------ INFORMATION SUPPLIED ------

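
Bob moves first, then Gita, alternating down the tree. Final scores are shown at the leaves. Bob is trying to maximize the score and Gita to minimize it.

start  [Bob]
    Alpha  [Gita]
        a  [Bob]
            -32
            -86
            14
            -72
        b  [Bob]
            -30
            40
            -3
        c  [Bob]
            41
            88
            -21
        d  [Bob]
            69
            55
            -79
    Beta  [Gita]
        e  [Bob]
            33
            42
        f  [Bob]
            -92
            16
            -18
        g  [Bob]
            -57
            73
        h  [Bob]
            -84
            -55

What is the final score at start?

a (Bob): max(-32, -86, 14, -72) = 14
b (Bob): max(-30, 40, -3) = 40
c (Bob): max(41, 88, -21) = 88
d (Bob): max(69, 55, -79) = 69
Alpha (Gita): min(14, 40, 88, 69) = 14
e (Bob): max(33, 42) = 42
f (Bob): max(-92, 16, -18) = 16
g (Bob): max(-57, 73) = 73
h (Bob): max(-84, -55) = -55
Beta (Gita): min(42, 16, 73, -55) = -55
start (Bob): max(14, -55) = 14

14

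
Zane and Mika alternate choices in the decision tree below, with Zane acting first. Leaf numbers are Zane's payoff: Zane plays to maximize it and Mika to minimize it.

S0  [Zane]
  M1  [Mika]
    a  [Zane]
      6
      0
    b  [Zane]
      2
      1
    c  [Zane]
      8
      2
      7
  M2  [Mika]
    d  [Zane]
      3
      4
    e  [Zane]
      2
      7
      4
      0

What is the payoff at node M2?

d (Zane): max(3, 4) = 4
e (Zane): max(2, 7, 4, 0) = 7
M2 (Mika): min(4, 7) = 4

4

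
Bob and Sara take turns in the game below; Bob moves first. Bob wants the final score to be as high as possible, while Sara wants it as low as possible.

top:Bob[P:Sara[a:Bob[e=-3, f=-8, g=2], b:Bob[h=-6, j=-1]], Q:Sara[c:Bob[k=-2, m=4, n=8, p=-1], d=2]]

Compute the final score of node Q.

c (Bob): max(-2, 4, 8, -1) = 8
Q (Sara): min(8, 2) = 2

2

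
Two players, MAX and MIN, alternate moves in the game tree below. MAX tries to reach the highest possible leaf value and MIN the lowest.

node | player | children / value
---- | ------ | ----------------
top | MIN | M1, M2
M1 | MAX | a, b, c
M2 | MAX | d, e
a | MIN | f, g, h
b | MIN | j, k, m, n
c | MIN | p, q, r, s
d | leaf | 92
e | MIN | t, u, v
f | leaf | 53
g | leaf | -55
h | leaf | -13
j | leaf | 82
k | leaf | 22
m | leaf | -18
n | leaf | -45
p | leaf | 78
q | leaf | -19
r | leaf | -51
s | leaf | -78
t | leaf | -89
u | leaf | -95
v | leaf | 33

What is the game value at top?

-45

a (MIN): min(53, -55, -13) = -55
b (MIN): min(82, 22, -18, -45) = -45
c (MIN): min(78, -19, -51, -78) = -78
M1 (MAX): max(-55, -45, -78) = -45
e (MIN): min(-89, -95, 33) = -95
M2 (MAX): max(92, -95) = 92
top (MIN): min(-45, 92) = -45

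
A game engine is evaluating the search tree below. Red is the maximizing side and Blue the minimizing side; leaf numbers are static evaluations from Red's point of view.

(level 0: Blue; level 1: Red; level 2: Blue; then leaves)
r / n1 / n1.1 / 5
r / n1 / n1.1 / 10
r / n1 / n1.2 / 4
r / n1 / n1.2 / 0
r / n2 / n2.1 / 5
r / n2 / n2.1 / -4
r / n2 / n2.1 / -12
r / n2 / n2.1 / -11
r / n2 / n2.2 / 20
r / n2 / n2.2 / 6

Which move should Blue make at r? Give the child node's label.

n1

n1.1 (Blue): min(5, 10) = 5
n1.2 (Blue): min(4, 0) = 0
n1 (Red): max(5, 0) = 5
n2.1 (Blue): min(5, -4, -12, -11) = -12
n2.2 (Blue): min(20, 6) = 6
n2 (Red): max(-12, 6) = 6
r (Blue): min(5, 6) = 5
Blue at r wants the lowest of {n1=5, n2=6}, so chooses n1.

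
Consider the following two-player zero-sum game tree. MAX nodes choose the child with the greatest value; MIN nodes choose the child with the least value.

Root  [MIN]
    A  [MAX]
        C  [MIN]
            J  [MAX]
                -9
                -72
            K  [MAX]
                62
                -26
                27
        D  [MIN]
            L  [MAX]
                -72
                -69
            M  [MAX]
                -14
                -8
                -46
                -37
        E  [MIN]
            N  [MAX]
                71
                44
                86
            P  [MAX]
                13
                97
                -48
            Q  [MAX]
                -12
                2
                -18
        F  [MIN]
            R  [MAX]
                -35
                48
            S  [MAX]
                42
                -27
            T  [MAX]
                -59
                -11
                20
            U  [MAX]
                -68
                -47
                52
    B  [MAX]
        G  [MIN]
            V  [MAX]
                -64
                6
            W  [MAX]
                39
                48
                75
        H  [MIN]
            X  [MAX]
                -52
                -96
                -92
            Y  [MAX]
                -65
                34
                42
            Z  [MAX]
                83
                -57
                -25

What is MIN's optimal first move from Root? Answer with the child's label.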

------

Please give, as a single number with nothing added, the count of lines in the records that contain the word "first".

4